Collected data entries:
┄┄┄┄┄┄

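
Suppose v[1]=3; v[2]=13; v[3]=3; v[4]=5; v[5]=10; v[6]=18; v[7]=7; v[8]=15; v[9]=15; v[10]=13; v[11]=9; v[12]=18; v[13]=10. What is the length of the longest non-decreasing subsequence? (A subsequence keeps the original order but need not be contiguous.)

7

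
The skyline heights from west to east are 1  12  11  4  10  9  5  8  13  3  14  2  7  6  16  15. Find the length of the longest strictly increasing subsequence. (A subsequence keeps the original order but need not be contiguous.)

7

Let dp[i] be the length of the longest such subsequence ending at index i:
i:      1  2  3  4  5  6  7  8  9 10 11 12 13 14 15 16
a[i]:   1 12 11  4 10  9  5  8 13  3 14  2  7  6 16 15
dp:     1  2  2  2  3  3  3  4  5  2  6  2  4  4  7  7
Maximum dp value is 7.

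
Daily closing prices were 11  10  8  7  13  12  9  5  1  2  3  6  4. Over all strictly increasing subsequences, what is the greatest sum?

24

Let S[i] be the best sum of a strictly increasing subsequence ending at i:
i:      1  2  3  4  5  6  7  8  9 10 11 12 13
a[i]:  11 10  8  7 13 12  9  5  1  2  3  6  4
S:     11 10  8  7 24 23 17  5  1  3  6 12 10
Maximum is 24 (e.g. 11 + 13).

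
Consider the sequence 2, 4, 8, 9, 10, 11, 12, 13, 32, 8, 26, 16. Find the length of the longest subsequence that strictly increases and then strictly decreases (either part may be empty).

11

inc[i] = longest strictly increasing subsequence ending at i; dec[i] = longest strictly decreasing subsequence starting at i:
i:      1  2  3  4  5  6  7  8  9 10 11 12
a[i]:   2  4  8  9 10 11 12 13 32  8 26 16
inc:    1  2  3  4  5  6  7  8  9  3  9  9
dec:    1  1  1  2  2  2  2  2  3  1  2  1
Best peak at i=9 (value 32): inc=9, dec=3, length 9+3−1 = 11.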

┄┄┄┄┄┄

*WORK TO COMPLETE*. Output the line containing "Daily closing prices" and each line after it through the close of the entries, unchanged and with no other lines.

*RESULT OF THE EXERCISE*.
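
Daily closing prices were 11  10  8  7  13  12  9  5  1  2  3  6  4. Over all strictly increasing subsequences, what is the greatest sum?

24

Let S[i] be the best sum of a strictly increasing subsequence ending at i:
i:      1  2  3  4  5  6  7  8  9 10 11 12 13
a[i]:  11 10  8  7 13 12  9  5  1  2  3  6  4
S:     11 10  8  7 24 23 17  5  1  3  6 12 10
Maximum is 24 (e.g. 11 + 13).

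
Consider the sequence 2, 4, 8, 9, 10, 11, 12, 13, 32, 8, 26, 16. Find the length of the longest subsequence that strictly increases and then strictly decreases (either part may be empty).

11

inc[i] = longest strictly increasing subsequence ending at i; dec[i] = longest strictly decreasing subsequence starting at i:
i:      1  2  3  4  5  6  7  8  9 10 11 12
a[i]:   2  4  8  9 10 11 12 13 32  8 26 16
inc:    1  2  3  4  5  6  7  8  9  3  9  9
dec:    1  1  1  2  2  2  2  2  3  1  2  1
Best peak at i=9 (value 32): inc=9, dec=3, length 9+3−1 = 11.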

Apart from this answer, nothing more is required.